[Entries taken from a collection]
• • • • •

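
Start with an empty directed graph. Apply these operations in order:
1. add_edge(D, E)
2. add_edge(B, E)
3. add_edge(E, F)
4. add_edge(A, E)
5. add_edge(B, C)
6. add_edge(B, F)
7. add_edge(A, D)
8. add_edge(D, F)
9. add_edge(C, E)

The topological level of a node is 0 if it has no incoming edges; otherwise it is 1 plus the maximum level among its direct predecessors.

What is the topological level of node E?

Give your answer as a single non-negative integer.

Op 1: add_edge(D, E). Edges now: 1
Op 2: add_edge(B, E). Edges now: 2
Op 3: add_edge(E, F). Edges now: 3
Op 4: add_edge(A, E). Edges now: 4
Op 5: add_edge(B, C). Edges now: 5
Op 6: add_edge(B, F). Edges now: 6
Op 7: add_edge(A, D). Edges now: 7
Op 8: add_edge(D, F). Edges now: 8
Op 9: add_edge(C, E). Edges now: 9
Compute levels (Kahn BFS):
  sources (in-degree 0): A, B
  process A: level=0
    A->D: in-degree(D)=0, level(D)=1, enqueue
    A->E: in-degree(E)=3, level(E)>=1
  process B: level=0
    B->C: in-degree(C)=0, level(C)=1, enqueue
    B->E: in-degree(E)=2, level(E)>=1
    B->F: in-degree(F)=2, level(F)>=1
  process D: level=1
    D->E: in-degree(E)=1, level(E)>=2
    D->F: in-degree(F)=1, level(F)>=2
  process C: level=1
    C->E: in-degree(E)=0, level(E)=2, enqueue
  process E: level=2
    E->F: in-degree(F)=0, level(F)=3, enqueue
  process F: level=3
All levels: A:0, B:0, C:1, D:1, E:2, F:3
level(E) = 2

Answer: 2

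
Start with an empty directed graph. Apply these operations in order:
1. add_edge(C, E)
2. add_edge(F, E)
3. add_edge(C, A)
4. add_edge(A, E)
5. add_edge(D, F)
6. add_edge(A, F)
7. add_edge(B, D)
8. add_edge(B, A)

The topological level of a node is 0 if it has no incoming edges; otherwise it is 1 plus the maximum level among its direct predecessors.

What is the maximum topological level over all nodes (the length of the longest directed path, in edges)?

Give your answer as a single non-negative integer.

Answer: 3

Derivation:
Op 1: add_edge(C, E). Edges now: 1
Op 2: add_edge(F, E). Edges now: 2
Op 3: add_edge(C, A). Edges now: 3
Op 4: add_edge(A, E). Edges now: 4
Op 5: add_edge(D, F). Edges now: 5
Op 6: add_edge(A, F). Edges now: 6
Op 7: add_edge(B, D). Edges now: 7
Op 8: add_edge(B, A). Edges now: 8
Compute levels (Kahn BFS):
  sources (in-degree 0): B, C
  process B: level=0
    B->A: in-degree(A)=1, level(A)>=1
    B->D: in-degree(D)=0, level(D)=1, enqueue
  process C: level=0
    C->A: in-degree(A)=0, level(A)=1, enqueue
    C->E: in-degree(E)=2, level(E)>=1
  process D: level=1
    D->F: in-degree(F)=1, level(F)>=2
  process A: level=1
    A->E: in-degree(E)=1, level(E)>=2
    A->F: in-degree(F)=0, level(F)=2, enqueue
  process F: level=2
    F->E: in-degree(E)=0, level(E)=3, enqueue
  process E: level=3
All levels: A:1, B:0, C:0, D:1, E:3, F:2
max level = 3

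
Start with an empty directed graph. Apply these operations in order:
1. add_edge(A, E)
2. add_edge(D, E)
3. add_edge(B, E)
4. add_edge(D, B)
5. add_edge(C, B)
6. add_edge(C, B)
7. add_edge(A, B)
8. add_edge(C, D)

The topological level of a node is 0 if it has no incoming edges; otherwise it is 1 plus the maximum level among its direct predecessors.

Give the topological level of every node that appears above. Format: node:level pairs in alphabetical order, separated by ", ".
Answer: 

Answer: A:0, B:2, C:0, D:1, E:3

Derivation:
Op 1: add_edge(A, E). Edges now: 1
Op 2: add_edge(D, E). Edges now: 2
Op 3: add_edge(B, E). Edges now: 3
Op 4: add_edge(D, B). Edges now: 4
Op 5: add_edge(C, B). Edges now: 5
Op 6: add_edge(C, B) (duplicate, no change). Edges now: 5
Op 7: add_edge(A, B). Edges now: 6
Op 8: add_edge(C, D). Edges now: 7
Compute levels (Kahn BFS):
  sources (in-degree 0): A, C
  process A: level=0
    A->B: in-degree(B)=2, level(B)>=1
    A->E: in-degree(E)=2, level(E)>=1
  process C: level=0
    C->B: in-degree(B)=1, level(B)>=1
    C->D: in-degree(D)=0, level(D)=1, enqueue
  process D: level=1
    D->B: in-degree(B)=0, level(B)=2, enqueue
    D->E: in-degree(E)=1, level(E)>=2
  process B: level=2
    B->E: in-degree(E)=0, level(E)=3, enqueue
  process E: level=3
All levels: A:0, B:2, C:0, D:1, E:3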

• • • • •

• [INSTRUCTIONS TO FOLLOW]: Could you repeat every record above exactly as it appears?

• [SOLUTION FOR THIS PROBLEM]:
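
Start with an empty directed graph. Apply these operations in order:
1. add_edge(D, E)
2. add_edge(B, E)
3. add_edge(E, F)
4. add_edge(A, E)
5. add_edge(B, C)
6. add_edge(B, F)
7. add_edge(A, D)
8. add_edge(D, F)
9. add_edge(C, E)

The topological level of a node is 0 if it has no incoming edges; otherwise it is 1 plus the maximum level among its direct predecessors.

What is the topological level of node E?

Give your answer as a single non-negative integer.

Op 1: add_edge(D, E). Edges now: 1
Op 2: add_edge(B, E). Edges now: 2
Op 3: add_edge(E, F). Edges now: 3
Op 4: add_edge(A, E). Edges now: 4
Op 5: add_edge(B, C). Edges now: 5
Op 6: add_edge(B, F). Edges now: 6
Op 7: add_edge(A, D). Edges now: 7
Op 8: add_edge(D, F). Edges now: 8
Op 9: add_edge(C, E). Edges now: 9
Compute levels (Kahn BFS):
  sources (in-degree 0): A, B
  process A: level=0
    A->D: in-degree(D)=0, level(D)=1, enqueue
    A->E: in-degree(E)=3, level(E)>=1
  process B: level=0
    B->C: in-degree(C)=0, level(C)=1, enqueue
    B->E: in-degree(E)=2, level(E)>=1
    B->F: in-degree(F)=2, level(F)>=1
  process D: level=1
    D->E: in-degree(E)=1, level(E)>=2
    D->F: in-degree(F)=1, level(F)>=2
  process C: level=1
    C->E: in-degree(E)=0, level(E)=2, enqueue
  process E: level=2
    E->F: in-degree(F)=0, level(F)=3, enqueue
  process F: level=3
All levels: A:0, B:0, C:1, D:1, E:2, F:3
level(E) = 2

Answer: 2

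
Start with an empty directed graph. Apply these operations in order:
1. add_edge(C, E)
2. add_edge(F, E)
3. add_edge(C, A)
4. add_edge(A, E)
5. add_edge(D, F)
6. add_edge(A, F)
7. add_edge(B, D)
8. add_edge(B, A)

The topological level of a node is 0 if it has no incoming edges; otherwise it is 1 plus the maximum level among its direct predecessors.

What is the maximum topological level over all nodes (the length of the longest directed path, in edges)?

Give your answer as a single non-negative integer.

Answer: 3

Derivation:
Op 1: add_edge(C, E). Edges now: 1
Op 2: add_edge(F, E). Edges now: 2
Op 3: add_edge(C, A). Edges now: 3
Op 4: add_edge(A, E). Edges now: 4
Op 5: add_edge(D, F). Edges now: 5
Op 6: add_edge(A, F). Edges now: 6
Op 7: add_edge(B, D). Edges now: 7
Op 8: add_edge(B, A). Edges now: 8
Compute levels (Kahn BFS):
  sources (in-degree 0): B, C
  process B: level=0
    B->A: in-degree(A)=1, level(A)>=1
    B->D: in-degree(D)=0, level(D)=1, enqueue
  process C: level=0
    C->A: in-degree(A)=0, level(A)=1, enqueue
    C->E: in-degree(E)=2, level(E)>=1
  process D: level=1
    D->F: in-degree(F)=1, level(F)>=2
  process A: level=1
    A->E: in-degree(E)=1, level(E)>=2
    A->F: in-degree(F)=0, level(F)=2, enqueue
  process F: level=2
    F->E: in-degree(E)=0, level(E)=3, enqueue
  process E: level=3
All levels: A:1, B:0, C:0, D:1, E:3, F:2
max level = 3

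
Start with an empty directed graph. Apply these operations in order:
1. add_edge(A, E)
2. add_edge(D, E)
3. add_edge(B, E)
4. add_edge(D, B)
5. add_edge(C, B)
6. add_edge(C, B)
7. add_edge(A, B)
8. add_edge(C, D)

The topological level of a node is 0 if it has no incoming edges; otherwise it is 1 plus the maximum level among its direct predecessors.

Give the topological level of every node that appears above. Format: node:level pairs in alphabetical order, separated by ", ".
Answer: 

Answer: A:0, B:2, C:0, D:1, E:3

Derivation:
Op 1: add_edge(A, E). Edges now: 1
Op 2: add_edge(D, E). Edges now: 2
Op 3: add_edge(B, E). Edges now: 3
Op 4: add_edge(D, B). Edges now: 4
Op 5: add_edge(C, B). Edges now: 5
Op 6: add_edge(C, B) (duplicate, no change). Edges now: 5
Op 7: add_edge(A, B). Edges now: 6
Op 8: add_edge(C, D). Edges now: 7
Compute levels (Kahn BFS):
  sources (in-degree 0): A, C
  process A: level=0
    A->B: in-degree(B)=2, level(B)>=1
    A->E: in-degree(E)=2, level(E)>=1
  process C: level=0
    C->B: in-degree(B)=1, level(B)>=1
    C->D: in-degree(D)=0, level(D)=1, enqueue
  process D: level=1
    D->B: in-degree(B)=0, level(B)=2, enqueue
    D->E: in-degree(E)=1, level(E)>=2
  process B: level=2
    B->E: in-degree(E)=0, level(E)=3, enqueue
  process E: level=3
All levels: A:0, B:2, C:0, D:1, E:3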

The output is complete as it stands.